## [Directions for this task]
Which lines below contain "lubrication"? Copy every one of them.

## [Provided data]
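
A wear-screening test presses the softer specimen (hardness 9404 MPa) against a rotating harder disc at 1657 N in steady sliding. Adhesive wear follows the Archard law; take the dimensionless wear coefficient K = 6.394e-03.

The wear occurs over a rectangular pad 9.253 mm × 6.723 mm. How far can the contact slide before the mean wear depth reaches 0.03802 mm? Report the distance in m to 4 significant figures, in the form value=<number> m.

All arithmetic runs at exact precision, and quoted intermediates are rounded; one final rounding: four significant figures.
Hardness H = 9404 MPa = 9.404e+09 Pa.
Pad sides 9.253 mm × 6.723 mm = 0.009253 m × 0.006723 m. Contact area A = 0.009253 m × 0.006723 m = 6.221e-05 m².
Depth limit h_lim = 0.03802 mm = 3.802e-05 m.
As SI base values: W = 1657 N, H = 9.404e+09 Pa, K = 6.394e-03.
Volume at the limit: V_lim = h_lim·A = 3.802e-05 · 6.221e-05 = 2.365e-09 m³.
Inverting, life L = V_lim·H/(K·W) = 2.365e-09 · 9.404e+09 / (6.394e-03 · 1657) = 2.099 m.

value=2.099 m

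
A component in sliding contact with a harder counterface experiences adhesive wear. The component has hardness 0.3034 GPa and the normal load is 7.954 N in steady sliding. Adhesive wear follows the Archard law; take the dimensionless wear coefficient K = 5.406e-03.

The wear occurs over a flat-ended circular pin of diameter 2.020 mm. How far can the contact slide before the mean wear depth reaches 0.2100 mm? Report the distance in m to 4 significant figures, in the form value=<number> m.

Intermediate values are shown rounded; each operation keeps full precision. Rounded once at the end, at four significant figures.
Convert: Hardness H = 0.3034 GPa = 3.034e+08 Pa.
Convert: Pin diameter d = 2.020 mm = 0.002020 m. Contact area A = π·d²/4 = π·(0.002020 m)²/4 = 3.205e-06 m².
Convert: Depth limit h_lim = 0.2100 mm = 2.100e-04 m.
Expressed in SI base units: W = 7.954 N, H = 3.034e+08 Pa, K = 5.406e-03.
Volume at the limit: V_lim = h_lim·A = 2.100e-04 · 3.205e-06 = 6.730e-10 m³.
Inverting, life L = V_lim·H/(K·W) = 6.730e-10 · 3.034e+08 / (5.406e-03 · 7.954) = 4.749 m.

value=4.749 m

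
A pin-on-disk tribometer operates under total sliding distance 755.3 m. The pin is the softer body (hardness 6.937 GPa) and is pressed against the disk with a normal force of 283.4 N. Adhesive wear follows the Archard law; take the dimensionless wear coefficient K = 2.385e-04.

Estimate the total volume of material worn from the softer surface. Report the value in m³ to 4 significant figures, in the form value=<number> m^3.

value=7.359e-09 m^3

Every step runs at exact precision. The intermediates appear rounded, and a single final rounding, at 4 significant figures.
Hardness H = 6.937 GPa = 6.937e+09 Pa.
As SI base values: W = 283.4 N, H = 6.937e+09 Pa, K = 2.385e-04.
Volume removed: V = K·W·L/H = 2.385e-04 · 283.4 · 755.3 / 6.937e+09 = 7.359e-09 m³.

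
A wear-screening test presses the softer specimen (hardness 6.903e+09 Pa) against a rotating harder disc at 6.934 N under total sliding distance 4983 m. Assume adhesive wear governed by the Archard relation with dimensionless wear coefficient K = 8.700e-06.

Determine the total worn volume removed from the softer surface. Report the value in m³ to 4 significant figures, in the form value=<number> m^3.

Intermediates are displayed rounded, and all arithmetic carries full float precision — rounded once at the end: four significant digits.
Working in SI base units: W = 6.934 N, H = 6.903e+09 Pa, K = 8.700e-06.
Worn volume V = K·W·L/H = 8.700e-06 · 6.934 · 4983 / 6.903e+09 = 4.355e-11 m³.

value=4.355e-11 m^3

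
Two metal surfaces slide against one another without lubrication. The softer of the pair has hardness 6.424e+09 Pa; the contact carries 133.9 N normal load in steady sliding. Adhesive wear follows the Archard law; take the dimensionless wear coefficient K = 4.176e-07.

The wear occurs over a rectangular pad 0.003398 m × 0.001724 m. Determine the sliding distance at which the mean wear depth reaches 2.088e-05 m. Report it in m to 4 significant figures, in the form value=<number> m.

Every step holds exact precision, and intermediates are shown rounded, and rounded once at the end: 4 significant digits.
Contact area A = 0.003398 m × 0.001724 m = 5.858e-06 m².
As SI base values: W = 133.9 N, H = 6.424e+09 Pa, K = 4.176e-07.
Wearable volume V_lim = h_lim·A = 2.088e-05 · 5.858e-06 = 1.223e-10 m³.
So the life L = V_lim·H/(K·W) = 1.223e-10 · 6.424e+09 / (4.176e-07 · 133.9) = 1.405e+04 m.

value=1.405e+04 m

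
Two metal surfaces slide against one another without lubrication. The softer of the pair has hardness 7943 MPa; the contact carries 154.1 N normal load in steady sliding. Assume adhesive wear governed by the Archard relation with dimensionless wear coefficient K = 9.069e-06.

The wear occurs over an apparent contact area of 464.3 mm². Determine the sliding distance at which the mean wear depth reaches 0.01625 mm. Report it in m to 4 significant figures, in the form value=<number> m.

Displayed values are rounded — each operation maintains full precision — a lone final rounding, at 4 significant digits.
Convert: Hardness H = 7943 MPa = 7.943e+09 Pa.
Convert: Contact area A = 464.3 mm² = 4.643e-04 m².
Convert: Depth limit h_lim = 0.01625 mm = 1.625e-05 m.
As SI base values: W = 154.1 N, H = 7.943e+09 Pa, K = 9.069e-06.
Volume at the limit: V_lim = h_lim·A = 1.625e-05 · 4.643e-04 = 7.545e-09 m³.
Thus life L = V_lim·H/(K·W) = 7.545e-09 · 7.943e+09 / (9.069e-06 · 154.1) = 4.288e+04 m.

value=4.288e+04 m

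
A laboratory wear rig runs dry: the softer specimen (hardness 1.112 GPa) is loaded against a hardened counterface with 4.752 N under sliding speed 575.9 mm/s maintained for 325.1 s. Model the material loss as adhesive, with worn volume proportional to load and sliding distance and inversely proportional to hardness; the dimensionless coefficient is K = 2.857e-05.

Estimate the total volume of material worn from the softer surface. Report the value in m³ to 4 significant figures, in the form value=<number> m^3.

All arithmetic runs at exact precision; intermediates are printed rounded — rounded once at the end: 4 significant digits.
Convert: Sliding speed v = 575.9 mm/s = 0.5759 m/s. Distance L = v·t = 0.5759 m/s × 325.1 s = 187.2 m.
Convert: Hardness H = 1.112 GPa = 1.112e+09 Pa.
In SI base units: W = 4.752 N, H = 1.112e+09 Pa, K = 2.857e-05.
Archard volume V = K·W·L/H = 2.857e-05 · 4.752 · 187.2 / 1.112e+09 = 2.286e-11 m³.

value=2.286e-11 m^3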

## [Task solution]
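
Two metal surfaces slide against one another without lubrication. The softer of the pair has hardness 6.424e+09 Pa; the contact carries 133.9 N normal load in steady sliding. Adhesive wear follows the Archard law; take the dimensionless wear coefficient K = 4.176e-07.
Two metal surfaces slide against one another without lubrication. The softer of the pair has hardness 7943 MPa; the contact carries 154.1 N normal load in steady sliding. Assume adhesive wear governed by the Archard relation with dimensionless wear coefficient K = 9.069e-06.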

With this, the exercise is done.